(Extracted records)
-*-*-
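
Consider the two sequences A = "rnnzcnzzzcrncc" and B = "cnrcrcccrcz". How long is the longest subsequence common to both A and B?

Backtracking the LCS table gives one alignment: c (A5,B1) → n (A6,B2) → c (A10,B4) → r (A11,B5) → c (A13,B8) → c (A14,B10).
So the longest common subsequence has length 6.

6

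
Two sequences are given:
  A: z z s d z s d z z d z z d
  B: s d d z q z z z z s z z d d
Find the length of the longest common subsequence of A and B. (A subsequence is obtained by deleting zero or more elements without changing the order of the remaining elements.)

8

Backtracking the LCS table gives one alignment: z (A1,B7) → z (A2,B8) → z (A5,B9) → s (A6,B10) → z (A8,B11) → z (A9,B12) → d (A10,B13) → d (A13,B14).
So the longest common subsequence has length 8.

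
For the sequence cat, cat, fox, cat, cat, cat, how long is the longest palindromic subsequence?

5

Using dp[i][j] = 2 + dp[i+1][j−1] if the ends match, else max(dp[i+1][j], dp[i][j−1]):
dp[1][6] = 5. A witness is cat cat cat cat cat at positions 1,2,4,5,6.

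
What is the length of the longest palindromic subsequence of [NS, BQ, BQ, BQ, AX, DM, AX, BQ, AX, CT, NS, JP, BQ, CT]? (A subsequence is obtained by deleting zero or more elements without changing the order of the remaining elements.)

One longest palindromic subsequence is BQ BQ AX DM AX BQ BQ (positions 3,4,5,6,7,8,13); it reads the same forward and backward, and the interval DP gives dp[1][14] = 7.

7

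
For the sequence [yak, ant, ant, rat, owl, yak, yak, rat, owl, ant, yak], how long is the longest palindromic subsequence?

One longest palindromic subsequence is yak ant owl yak yak owl ant yak (positions 1,2,5,6,7,9,10,11); it reads the same forward and backward, and the interval DP gives dp[1][11] = 8.

8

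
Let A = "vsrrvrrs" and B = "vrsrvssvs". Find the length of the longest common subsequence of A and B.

5

Backtracking the LCS table gives one alignment: v (A1,B1) → s (A2,B3) → r (A3,B4) → v (A5,B8) → s (A8,B9).
So the longest common subsequence has length 5.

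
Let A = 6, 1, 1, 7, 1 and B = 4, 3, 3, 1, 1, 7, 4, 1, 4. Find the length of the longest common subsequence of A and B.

A longest common subsequence is 1, 1, 7, 1 (length 4); the LCS DP confirms no longer common subsequence exists.

4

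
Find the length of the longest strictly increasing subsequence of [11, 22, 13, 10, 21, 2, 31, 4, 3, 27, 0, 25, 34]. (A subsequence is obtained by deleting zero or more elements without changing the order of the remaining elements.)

5

Let dp[i] be the longest increasing subsequence ending at position i. Then dp = [1, 2, 2, 1, 3, 1, 4, 2, 2, 4, 1, 4, 5].
The maximum is 5; one witness is 11, 13, 21, 31, 34 at positions 1,3,5,7,13.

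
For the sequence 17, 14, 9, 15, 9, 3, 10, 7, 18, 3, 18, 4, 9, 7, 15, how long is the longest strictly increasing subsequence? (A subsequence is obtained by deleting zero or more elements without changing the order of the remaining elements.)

4

One longest increasing subsequence is 3, 7, 9, 15 (positions 6,8,13,15), of length 4; no longer one exists.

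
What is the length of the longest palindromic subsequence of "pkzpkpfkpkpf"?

9

One longest palindromic subsequence is pkpkfkpkp (positions 1,2,4,5,7,8,9,10,11); it reads the same forward and backward, and the interval DP gives dp[1][12] = 9.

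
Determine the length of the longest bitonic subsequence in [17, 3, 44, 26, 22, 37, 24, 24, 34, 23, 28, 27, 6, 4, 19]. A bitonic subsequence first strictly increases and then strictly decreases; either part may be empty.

8

Let inc[i] be the LIS ending at i and dec[i] the longest strictly decreasing subsequence starting at i. inc = [1, 1, 2, 2, 2, 3, 3, 3, 4, 3, 4, 4, 2, 2, 3], dec = [3, 1, 7, 5, 3, 6, 4, 4, 5, 3, 4, 3, 2, 1, 1].
max_i inc[i]+dec[i]−1 = 8, with one witness 17, 44, 37, 34, 28, 27, 6, 4.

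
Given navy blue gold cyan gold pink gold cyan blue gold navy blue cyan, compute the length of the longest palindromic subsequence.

One longest palindromic subsequence is blue gold cyan gold pink gold cyan gold blue (positions 2,3,4,5,6,7,8,10,12); it reads the same forward and backward, and the interval DP gives dp[1][13] = 9.

9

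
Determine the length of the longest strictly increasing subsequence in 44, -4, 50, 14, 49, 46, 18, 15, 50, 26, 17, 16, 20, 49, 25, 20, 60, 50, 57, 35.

One longest increasing subsequence is -4, 14, 15, 17, 20, 49, 50, 57 (positions 2,4,8,11,13,14,18,19), of length 8; no longer one exists.

8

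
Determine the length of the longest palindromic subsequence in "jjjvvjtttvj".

One longest palindromic subsequence is jvtttvj (positions 1,4,7,8,9,10,11); it reads the same forward and backward, and the interval DP gives dp[1][11] = 7.

7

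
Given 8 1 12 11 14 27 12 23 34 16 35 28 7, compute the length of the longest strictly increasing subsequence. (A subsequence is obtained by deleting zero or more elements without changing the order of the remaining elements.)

6

Let dp[i] be the longest increasing subsequence ending at position i. Then dp = [1, 1, 2, 2, 3, 4, 3, 4, 5, 4, 6, 5, 2].
The maximum is 6; one witness is 8, 12, 14, 27, 34, 35 at positions 1,3,5,6,9,11.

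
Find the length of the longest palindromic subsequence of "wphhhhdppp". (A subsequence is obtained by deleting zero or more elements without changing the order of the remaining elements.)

6

Using dp[i][j] = 2 + dp[i+1][j−1] if the ends match, else max(dp[i+1][j], dp[i][j−1]):
dp[1][10] = 6. A witness is phhhhp at positions 2,3,4,5,6,10.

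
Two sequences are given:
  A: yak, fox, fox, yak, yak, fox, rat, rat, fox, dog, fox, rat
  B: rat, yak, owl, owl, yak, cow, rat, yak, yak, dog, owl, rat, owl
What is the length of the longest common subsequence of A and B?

5

Backtracking the LCS table gives one alignment: yak (A1,B5) → yak (A4,B8) → yak (A5,B9) → dog (A10,B10) → rat (A12,B12).
So the longest common subsequence has length 5.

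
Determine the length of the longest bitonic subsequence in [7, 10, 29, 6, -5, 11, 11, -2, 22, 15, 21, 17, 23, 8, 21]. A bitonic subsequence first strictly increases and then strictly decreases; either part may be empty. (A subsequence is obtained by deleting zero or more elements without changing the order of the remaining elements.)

7

One longest bitonic subsequence is 7, 10, 29, 22, 21, 17, 8 (positions 1,2,3,9,11,12,14): it rises to 29 then falls. Length 7 is optimal.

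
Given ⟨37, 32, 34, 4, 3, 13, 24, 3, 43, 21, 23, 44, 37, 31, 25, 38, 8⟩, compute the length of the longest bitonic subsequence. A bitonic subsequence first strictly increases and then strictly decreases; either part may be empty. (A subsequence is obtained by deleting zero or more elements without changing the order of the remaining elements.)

9

One longest bitonic subsequence is 4, 13, 24, 43, 44, 37, 31, 25, 8 (positions 4,6,7,9,12,13,14,15,17): it rises to 44 then falls. Length 9 is optimal.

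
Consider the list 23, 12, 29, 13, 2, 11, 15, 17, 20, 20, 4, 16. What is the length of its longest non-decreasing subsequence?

One longest non-decreasing subsequence is 12, 13, 15, 17, 20, 20 (positions 2,4,7,8,9,10), of length 6; no longer one exists.

6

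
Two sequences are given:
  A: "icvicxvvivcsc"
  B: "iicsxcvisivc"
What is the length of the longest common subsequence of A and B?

A longest common subsequence is iicxvivc (length 8); the LCS DP confirms no longer common subsequence exists.

8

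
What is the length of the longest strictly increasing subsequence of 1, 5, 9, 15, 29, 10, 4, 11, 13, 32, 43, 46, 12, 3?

One longest increasing subsequence is 1, 5, 9, 10, 11, 13, 32, 43, 46 (positions 1,2,3,6,8,9,10,11,12), of length 9; no longer one exists.

9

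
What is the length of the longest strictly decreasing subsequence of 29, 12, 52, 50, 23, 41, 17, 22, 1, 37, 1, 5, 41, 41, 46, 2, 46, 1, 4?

7

Let dp[i] be the longest decreasing subsequence ending at position i. Then dp = [1, 2, 1, 2, 3, 3, 4, 4, 5, 4, 5, 5, 3, 3, 3, 6, 3, 7, 6].
The maximum is 7; one witness is 52, 50, 23, 17, 5, 2, 1 at positions 3,4,5,7,12,16,18.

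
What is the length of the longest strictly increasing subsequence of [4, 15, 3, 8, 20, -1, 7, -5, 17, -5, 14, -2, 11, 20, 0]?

Scanning left to right, the best length ending at each element is: 4→1, 15→2, 3→1, 8→2, 20→3, -1→1, 7→2, -5→1, 17→3, -5→1, 14→3, -2→2, 11→3, 20→4, 0→3.
So the longest increasing subsequence has length 4, e.g. 4, 15, 17, 20.

4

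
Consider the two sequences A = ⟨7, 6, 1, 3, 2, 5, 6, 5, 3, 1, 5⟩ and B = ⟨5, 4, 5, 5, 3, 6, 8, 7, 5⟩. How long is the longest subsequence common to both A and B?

4

Backtracking the LCS table gives one alignment: 5 (A6,B3) → 5 (A8,B4) → 3 (A9,B5) → 5 (A11,B9).
So the longest common subsequence has length 4.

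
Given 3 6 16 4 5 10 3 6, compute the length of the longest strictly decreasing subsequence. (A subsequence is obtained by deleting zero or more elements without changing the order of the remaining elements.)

3

One longest decreasing subsequence is 6, 4, 3 (positions 2,4,7), of length 3; no longer one exists.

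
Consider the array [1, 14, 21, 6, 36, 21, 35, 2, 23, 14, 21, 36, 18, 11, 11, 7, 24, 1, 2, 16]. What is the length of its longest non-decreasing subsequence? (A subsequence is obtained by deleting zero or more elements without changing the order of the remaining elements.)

Let dp[i] be the longest non-decreasing subsequence ending at position i. Then dp = [1, 2, 3, 2, 4, 4, 5, 2, 5, 3, 5, 6, 4, 3, 4, 3, 6, 2, 3, 5].
The maximum is 6; one witness is 1, 14, 21, 21, 35, 36 at positions 1,2,3,6,7,12.

6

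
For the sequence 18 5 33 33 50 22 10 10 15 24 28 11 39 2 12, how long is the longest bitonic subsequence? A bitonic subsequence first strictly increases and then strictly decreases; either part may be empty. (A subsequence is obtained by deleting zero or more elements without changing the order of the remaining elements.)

7

Let inc[i] be the LIS ending at i and dec[i] the longest strictly decreasing subsequence starting at i. inc = [1, 1, 2, 2, 3, 2, 2, 2, 3, 4, 5, 3, 6, 1, 4], dec = [4, 2, 5, 5, 5, 4, 2, 2, 3, 3, 3, 2, 2, 1, 1].
max_i inc[i]+dec[i]−1 = 7, with one witness 18, 33, 50, 22, 15, 11, 2.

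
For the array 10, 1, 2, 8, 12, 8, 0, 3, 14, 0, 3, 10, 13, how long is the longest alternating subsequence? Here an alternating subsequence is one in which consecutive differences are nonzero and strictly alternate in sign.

7

Track the best alternating length ending on an up-step vs a down-step at each position: up/down = 1/1, 1/2, 3/2, 3/2, 3/1, 3/4, 1/4, 5/4, 5/1, 1/6, 7/6, 7/6, 7/6.
The maximum over both is 7; one such subsequence is 10, 1, 2, 0, 3, 0, 3.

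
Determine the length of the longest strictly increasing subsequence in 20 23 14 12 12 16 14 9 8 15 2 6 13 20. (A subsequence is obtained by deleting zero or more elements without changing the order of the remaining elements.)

4

Let dp[i] be the longest increasing subsequence ending at position i. Then dp = [1, 2, 1, 1, 1, 2, 2, 1, 1, 3, 1, 2, 3, 4].
The maximum is 4; one witness is 12, 14, 15, 20 at positions 4,7,10,14.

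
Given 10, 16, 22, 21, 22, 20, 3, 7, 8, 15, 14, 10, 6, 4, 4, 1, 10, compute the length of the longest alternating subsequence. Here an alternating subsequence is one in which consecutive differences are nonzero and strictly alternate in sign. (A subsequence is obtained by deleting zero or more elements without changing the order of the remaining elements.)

8

A longest alternating subsequence is 10, 22, 21, 22, 3, 7, 6, 10 (positions 1,3,4,5,7,8,13,17); its 7 consecutive differences strictly alternate in sign, and length 8 is optimal.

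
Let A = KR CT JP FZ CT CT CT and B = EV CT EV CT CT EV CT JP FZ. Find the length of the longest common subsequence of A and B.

4

Backtracking the LCS table gives one alignment: CT (A2,B2) → CT (A5,B4) → CT (A6,B5) → CT (A7,B7).
So the longest common subsequence has length 4.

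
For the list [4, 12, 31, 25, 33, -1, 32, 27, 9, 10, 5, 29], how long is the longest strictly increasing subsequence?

Scanning left to right, the best length ending at each element is: 4→1, 12→2, 31→3, 25→3, 33→4, -1→1, 32→4, 27→4, 9→2, 10→3, 5→2, 29→5.
So the longest increasing subsequence has length 5, e.g. 4, 12, 25, 27, 29.

5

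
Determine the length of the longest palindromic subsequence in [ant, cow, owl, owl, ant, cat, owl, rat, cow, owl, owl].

5

Using dp[i][j] = 2 + dp[i+1][j−1] if the ends match, else max(dp[i+1][j], dp[i][j−1]):
dp[1][11] = 5. A witness is owl owl cow owl owl at positions 3,4,9,10,11.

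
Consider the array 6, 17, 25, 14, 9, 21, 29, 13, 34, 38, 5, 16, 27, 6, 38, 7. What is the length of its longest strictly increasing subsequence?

6

One longest increasing subsequence is 6, 17, 25, 29, 34, 38 (positions 1,2,3,7,9,10), of length 6; no longer one exists.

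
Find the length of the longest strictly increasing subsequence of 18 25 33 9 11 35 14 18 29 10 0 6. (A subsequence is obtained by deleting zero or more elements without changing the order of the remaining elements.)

5

Let dp[i] be the longest increasing subsequence ending at position i. Then dp = [1, 2, 3, 1, 2, 4, 3, 4, 5, 2, 1, 2].
The maximum is 5; one witness is 9, 11, 14, 18, 29 at positions 4,5,7,8,9.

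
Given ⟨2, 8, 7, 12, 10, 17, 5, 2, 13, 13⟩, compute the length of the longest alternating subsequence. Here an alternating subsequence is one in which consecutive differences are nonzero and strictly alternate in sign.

Track the best alternating length ending on an up-step vs a down-step at each position: up/down = 1/1, 2/1, 2/3, 4/1, 4/5, 6/1, 2/7, 1/7, 8/7, 8/7.
The maximum over both is 8; one such subsequence is 2, 8, 7, 12, 10, 17, 5, 13.

8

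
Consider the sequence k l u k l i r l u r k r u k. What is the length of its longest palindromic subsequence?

One longest palindromic subsequence is kukrurkuk (positions 1,3,4,7,9,10,11,13,14); it reads the same forward and backward, and the interval DP gives dp[1][14] = 9.

9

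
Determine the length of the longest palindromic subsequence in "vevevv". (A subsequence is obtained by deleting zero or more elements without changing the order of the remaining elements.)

Using dp[i][j] = 2 + dp[i+1][j−1] if the ends match, else max(dp[i+1][j], dp[i][j−1]):
dp[1][6] = 5. A witness is vvevv at positions 1,3,4,5,6.

5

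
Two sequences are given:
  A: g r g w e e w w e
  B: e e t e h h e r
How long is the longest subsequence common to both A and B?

3

A longest common subsequence is eee (length 3); the LCS DP confirms no longer common subsequence exists.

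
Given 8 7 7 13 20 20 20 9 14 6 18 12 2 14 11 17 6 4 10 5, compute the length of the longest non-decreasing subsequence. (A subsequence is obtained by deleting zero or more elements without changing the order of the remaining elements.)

6

Let dp[i] be the longest non-decreasing subsequence ending at position i. Then dp = [1, 1, 2, 3, 4, 5, 6, 3, 4, 1, 5, 4, 1, 5, 4, 6, 2, 2, 4, 3].
The maximum is 6; one witness is 7, 7, 13, 20, 20, 20 at positions 2,3,4,5,6,7.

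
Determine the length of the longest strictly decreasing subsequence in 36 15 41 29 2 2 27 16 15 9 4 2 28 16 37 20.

Scanning left to right, the best length ending at each element is: 36→1, 15→2, 41→1, 29→2, 2→3, 2→3, 27→3, 16→4, 15→5, 9→6, 4→7, 2→8, 28→3, 16→4, 37→2, 20→4.
So the longest decreasing subsequence has length 8, e.g. 36, 29, 27, 16, 15, 9, 4, 2.

8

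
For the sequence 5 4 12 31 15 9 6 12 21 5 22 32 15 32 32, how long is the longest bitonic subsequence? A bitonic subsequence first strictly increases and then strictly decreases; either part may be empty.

One longest bitonic subsequence is 5, 12, 31, 15, 9, 6, 5 (positions 1,3,4,5,6,7,10): it rises to 31 then falls. Length 7 is optimal.

7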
-*-*-
> WHAT TO DO
Although the records may continue, retype only the lines from the first one through the one containing "B: s d d z q z z z z s z z d d", exactly as they appear.

> TASK SOLUTION
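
Consider the two sequences A = "rnnzcnzzzcrncc" and B = "cnrcrcccrcz". How long is the longest subsequence common to both A and B?

Backtracking the LCS table gives one alignment: c (A5,B1) → n (A6,B2) → c (A10,B4) → r (A11,B5) → c (A13,B8) → c (A14,B10).
So the longest common subsequence has length 6.

6

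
Two sequences are given:
  A: z z s d z s d z z d z z d
  B: s d d z q z z z z s z z d d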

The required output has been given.